=== Problem description ===
Check every line of the entries that follow, and copy the ones containing "used".

=== Begin Enclosure ===

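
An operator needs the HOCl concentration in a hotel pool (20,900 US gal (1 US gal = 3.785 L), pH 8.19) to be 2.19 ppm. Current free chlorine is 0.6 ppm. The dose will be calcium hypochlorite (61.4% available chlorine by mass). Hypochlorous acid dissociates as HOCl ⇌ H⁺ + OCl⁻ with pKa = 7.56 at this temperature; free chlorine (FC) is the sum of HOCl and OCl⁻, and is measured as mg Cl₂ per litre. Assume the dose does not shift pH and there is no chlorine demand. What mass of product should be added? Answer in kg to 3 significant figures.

Volume: 20,900 US gal × 3.785 L/gal = 79,106 L.
[OCl⁻]/[HOCl] = 10^(pH − pKa) = 10^(8.19 − 7.56) = 4.266; fraction as HOCl = 1/(1 + 4.266) = 0.1899.
Free chlorine required for 2.19 ppm HOCl: 2.19 / 0.1899 = 11.53 ppm.
FC to add: 11.53 − 0.6 = 10.93 mg/L as Cl₂.
Cl₂ equivalent: 10.93 mg/L × 79,106 L = 864.8 g.
Product at 61.4% available Cl: 864.8 / 0.614 = 1408 g.

1.41 kg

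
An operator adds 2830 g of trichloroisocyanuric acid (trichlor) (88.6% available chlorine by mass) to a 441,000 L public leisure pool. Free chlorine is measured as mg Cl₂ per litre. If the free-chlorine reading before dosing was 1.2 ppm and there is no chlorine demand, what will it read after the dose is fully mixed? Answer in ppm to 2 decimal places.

Available chlorine delivered: 2830 g × 0.886 = 2507 g as Cl₂.
Concentration rise: 2507 g / 441,000 L = 5.686 mg/L = 5.69 ppm.
Final FC: 1.2 + 5.69 = 6.89 ppm.

6.89 ppm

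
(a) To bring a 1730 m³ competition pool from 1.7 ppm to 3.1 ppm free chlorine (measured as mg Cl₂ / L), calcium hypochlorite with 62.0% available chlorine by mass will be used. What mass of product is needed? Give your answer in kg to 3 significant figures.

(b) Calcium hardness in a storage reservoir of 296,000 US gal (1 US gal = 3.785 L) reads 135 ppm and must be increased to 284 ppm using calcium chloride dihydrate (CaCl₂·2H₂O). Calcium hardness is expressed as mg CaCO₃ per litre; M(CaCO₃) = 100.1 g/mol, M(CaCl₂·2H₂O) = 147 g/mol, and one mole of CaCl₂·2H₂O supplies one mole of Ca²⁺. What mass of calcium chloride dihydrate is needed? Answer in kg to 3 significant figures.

(a) 3.91 kg; (b) 245 kg

(a) Volume: 1730 m³ = 1,730,000 L.
(a) Chlorine deficit: 3.1 − 1.7 = 1.4 ppm = 1.4 mg/L as Cl₂.
(a) Cl₂ equivalent needed: 1.4 mg/L × 1,730,000 L = 2,422,000 mg = 2422 g.
(a) Product at 62.0% available chlorine: 2422 / 0.62 = 3906 g.

(b) Volume: 296,000 US gal × 3.785 L/gal = 1,120,360 L.
(b) Hardness to add: (284 − 135) = 149 mg/L as CaCO₃ × 1,120,360 L = 166,900 g as CaCO₃.
(b) Moles of Ca²⁺ (1 mol Ca²⁺ ≡ 1 mol CaCO₃): 166,900 / 100.1 g/mol = 1668 mol.
(b) Mass of CaCl₂·2H₂O: 1668 × 147 = 245,100 g.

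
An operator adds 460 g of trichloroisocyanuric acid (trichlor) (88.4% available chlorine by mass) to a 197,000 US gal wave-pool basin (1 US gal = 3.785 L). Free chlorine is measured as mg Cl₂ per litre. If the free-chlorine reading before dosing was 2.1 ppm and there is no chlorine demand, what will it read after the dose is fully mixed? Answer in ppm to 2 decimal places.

2.65 ppm

Volume: 197,000 US gal × 3.785 L/gal = 745,645 L.
Available chlorine delivered: 460 g × 0.884 = 406.6 g as Cl₂.
Concentration rise: 406.6 g / 745,645 L = 0.5454 mg/L = 0.55 ppm.
Final FC: 2.1 + 0.55 = 2.65 ppm.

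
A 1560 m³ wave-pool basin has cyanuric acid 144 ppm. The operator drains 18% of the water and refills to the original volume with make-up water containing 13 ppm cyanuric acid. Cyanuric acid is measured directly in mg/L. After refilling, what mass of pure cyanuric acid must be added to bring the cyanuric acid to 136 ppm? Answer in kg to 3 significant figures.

24.3 kg

Volume: 1560 m³ = 1,560,000 L.
After draining 18% and refilling: 144 × 0.82 + 13 × 0.18 = 120.42 ppm.
Deficit to target: 136 − 120.42 = 15.58 mg/L.
Mass: 15.58 mg/L × 1,560,000 L = 24,300 g cyanuric acid.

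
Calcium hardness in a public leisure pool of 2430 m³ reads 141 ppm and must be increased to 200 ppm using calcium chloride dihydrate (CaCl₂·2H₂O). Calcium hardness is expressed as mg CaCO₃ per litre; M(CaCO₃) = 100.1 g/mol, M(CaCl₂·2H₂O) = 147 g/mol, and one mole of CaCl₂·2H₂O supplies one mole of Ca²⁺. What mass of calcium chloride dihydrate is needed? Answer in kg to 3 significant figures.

211 kg

Volume: 2430 m³ = 2,430,000 L.
Hardness to add: (200 − 141) = 59 mg/L as CaCO₃ × 2,430,000 L = 143,400 g as CaCO₃.
Moles of Ca²⁺ (1 mol Ca²⁺ ≡ 1 mol CaCO₃): 143,400 / 100.1 g/mol = 1432 mol.
Mass of CaCl₂·2H₂O: 1432 × 147 = 210,500 g.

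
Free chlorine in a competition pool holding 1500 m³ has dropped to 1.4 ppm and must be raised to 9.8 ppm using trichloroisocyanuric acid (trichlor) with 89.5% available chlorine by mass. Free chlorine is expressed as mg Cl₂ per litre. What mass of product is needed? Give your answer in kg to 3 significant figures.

14.1 kg

Volume: 1500 m³ = 1,500,000 L.
Chlorine deficit: 9.8 − 1.4 = 8.4 ppm = 8.4 mg/L as Cl₂.
Cl₂ equivalent needed: 8.4 mg/L × 1,500,000 L = 12,600,000 mg = 12,600 g.
Product at 89.5% available chlorine: 12,600 / 0.895 = 14,080 g.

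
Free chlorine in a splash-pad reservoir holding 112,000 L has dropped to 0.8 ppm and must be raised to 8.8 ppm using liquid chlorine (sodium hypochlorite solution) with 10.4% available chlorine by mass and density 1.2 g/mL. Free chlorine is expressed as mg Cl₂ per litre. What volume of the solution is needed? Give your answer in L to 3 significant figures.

7.18 L

Chlorine deficit: 8.8 − 0.8 = 8 ppm = 8 mg/L as Cl₂.
Cl₂ equivalent needed: 8 mg/L × 112,000 L = 896,000 mg = 896 g.
Product at 10.4% available chlorine: 896 / 0.104 = 8615 g.
Volume at density 1.2 g/mL: 8615 g ÷ 1.2 g/mL = 7179 mL.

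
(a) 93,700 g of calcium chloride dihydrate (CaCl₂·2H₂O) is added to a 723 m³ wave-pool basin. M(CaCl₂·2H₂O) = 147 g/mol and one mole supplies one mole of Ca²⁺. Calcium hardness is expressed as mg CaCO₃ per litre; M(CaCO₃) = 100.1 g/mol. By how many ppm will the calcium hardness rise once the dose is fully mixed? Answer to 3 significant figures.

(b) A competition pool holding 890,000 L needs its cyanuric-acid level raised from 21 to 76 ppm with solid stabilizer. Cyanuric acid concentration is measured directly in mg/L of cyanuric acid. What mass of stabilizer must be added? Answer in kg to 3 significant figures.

(a) 88.3 ppm; (b) 49.0 kg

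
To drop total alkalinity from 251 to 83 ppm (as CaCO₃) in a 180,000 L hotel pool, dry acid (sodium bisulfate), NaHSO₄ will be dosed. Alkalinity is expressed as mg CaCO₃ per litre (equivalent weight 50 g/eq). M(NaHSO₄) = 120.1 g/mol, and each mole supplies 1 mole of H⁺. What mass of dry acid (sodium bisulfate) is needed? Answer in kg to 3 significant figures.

Alkalinity to neutralize: (251 − 83) = 168 mg/L as CaCO₃ × 180,000 L = 30,240 g as CaCO₃.
Equivalents of H⁺ required: 30,240 ÷ 50 g/eq = 604.8 eq = 604.8 mol NaHSO₄.
Mass of NaHSO₄: 604.8 × 120.1 = 72,640 g.

72.6 kg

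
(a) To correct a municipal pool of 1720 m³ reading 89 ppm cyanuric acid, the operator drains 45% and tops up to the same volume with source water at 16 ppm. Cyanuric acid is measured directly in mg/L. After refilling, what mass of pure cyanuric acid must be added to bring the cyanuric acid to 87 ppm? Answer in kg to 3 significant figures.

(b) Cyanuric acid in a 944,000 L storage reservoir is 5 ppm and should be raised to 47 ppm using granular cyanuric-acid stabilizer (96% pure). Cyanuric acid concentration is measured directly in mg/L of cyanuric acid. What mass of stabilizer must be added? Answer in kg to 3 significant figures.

(a) 53.1 kg; (b) 41.3 kg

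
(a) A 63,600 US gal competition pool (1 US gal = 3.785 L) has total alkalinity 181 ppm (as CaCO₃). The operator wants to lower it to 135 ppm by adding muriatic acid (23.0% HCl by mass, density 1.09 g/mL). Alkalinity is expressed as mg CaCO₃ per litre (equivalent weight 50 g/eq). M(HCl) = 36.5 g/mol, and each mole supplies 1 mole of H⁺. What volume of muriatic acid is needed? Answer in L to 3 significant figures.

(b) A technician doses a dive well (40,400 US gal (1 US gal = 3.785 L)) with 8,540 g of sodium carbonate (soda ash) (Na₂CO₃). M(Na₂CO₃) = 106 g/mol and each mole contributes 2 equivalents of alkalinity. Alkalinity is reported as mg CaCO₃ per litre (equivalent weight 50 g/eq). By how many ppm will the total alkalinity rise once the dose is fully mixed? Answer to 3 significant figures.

(a) Volume: 63,600 US gal × 3.785 L/gal = 240,726 L.
(a) Alkalinity to neutralize: (181 − 135) = 46 mg/L as CaCO₃ × 240,726 L = 11,070 g as CaCO₃.
(a) Equivalents of H⁺ required: 11,070 ÷ 50 g/eq = 221.5 eq = 221.5 mol HCl.
(a) Mass of HCl: 221.5 × 36.5 = 8084 g.
(a) Mass of 23.0% solution: 8084 / 0.23 = 35,150 g.
(a) Volume: 35,150 g ÷ 1.09 g/mL = 32,240 mL.

(b) Volume: 40,400 US gal × 3.785 L/gal = 152,914 L.
(b) Moles of Na₂CO₃: 8,540 g ÷ 106 g/mol = 80.57 mol → 161.1 eq of alkalinity.
(b) As CaCO₃: 161.1 eq × 50 g/eq = 8057 g.
(b) Rise: 8057 g / 152,914 L × 1000 = 52.69 mg/L.

(a) 32.2 L; (b) 52.7 ppm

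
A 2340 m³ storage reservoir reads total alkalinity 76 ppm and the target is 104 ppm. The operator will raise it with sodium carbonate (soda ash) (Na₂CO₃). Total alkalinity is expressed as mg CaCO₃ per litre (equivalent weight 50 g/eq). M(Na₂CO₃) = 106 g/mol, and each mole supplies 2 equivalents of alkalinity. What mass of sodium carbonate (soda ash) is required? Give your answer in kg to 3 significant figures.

Volume: 2340 m³ = 2,340,000 L.
Alkalinity to add: (104 − 76) = 28 mg/L as CaCO₃ × 2,340,000 L = 65,520 g as CaCO₃.
Equivalents: 65,520 g ÷ 50 g/eq = 1310 eq.
Each mole of Na₂CO₃ supplies 2 eq, so 1310 / 2 = 655.2 mol.
Mass: 655.2 mol × 106 g/mol = 69,450 g.

69.5 kg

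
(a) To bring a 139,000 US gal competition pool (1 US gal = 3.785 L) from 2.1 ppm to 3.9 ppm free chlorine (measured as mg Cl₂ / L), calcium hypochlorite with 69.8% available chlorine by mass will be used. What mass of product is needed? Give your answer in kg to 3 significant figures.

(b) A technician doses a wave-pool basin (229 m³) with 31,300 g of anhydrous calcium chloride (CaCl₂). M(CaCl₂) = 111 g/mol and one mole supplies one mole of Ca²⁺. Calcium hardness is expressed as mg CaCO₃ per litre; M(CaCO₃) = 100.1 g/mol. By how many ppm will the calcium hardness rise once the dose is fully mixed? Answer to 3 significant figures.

(a) 1.36 kg; (b) 123 ppm

(a) Volume: 139,000 US gal × 3.785 L/gal = 526,115 L.
(a) Chlorine deficit: 3.9 − 2.1 = 1.8 ppm = 1.8 mg/L as Cl₂.
(a) Cl₂ equivalent needed: 1.8 mg/L × 526,115 L = 947,000 mg = 947 g.
(a) Product at 69.8% available chlorine: 947 / 0.698 = 1357 g.

(b) Volume: 229 m³ = 229,000 L.
(b) Moles of Ca²⁺: 31,300 g ÷ 111 g/mol = 282 mol.
(b) As CaCO₃: 282 mol × 100.1 g/mol = 28,230 g.
(b) Rise: 28,230 g / 229,000 L × 1000 = 123.3 mg/L.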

=== End Enclosure ===

=== Response for this exercise ===
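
(a) To bring a 1730 m³ competition pool from 1.7 ppm to 3.1 ppm free chlorine (measured as mg Cl₂ / L), calcium hypochlorite with 62.0% available chlorine by mass will be used. What mass of product is needed? Give your answer in kg to 3 significant figures.
(a) To bring a 139,000 US gal competition pool (1 US gal = 3.785 L) from 2.1 ppm to 3.9 ppm free chlorine (measured as mg Cl₂ / L), calcium hypochlorite with 69.8% available chlorine by mass will be used. What mass of product is needed? Give your answer in kg to 3 significant figures.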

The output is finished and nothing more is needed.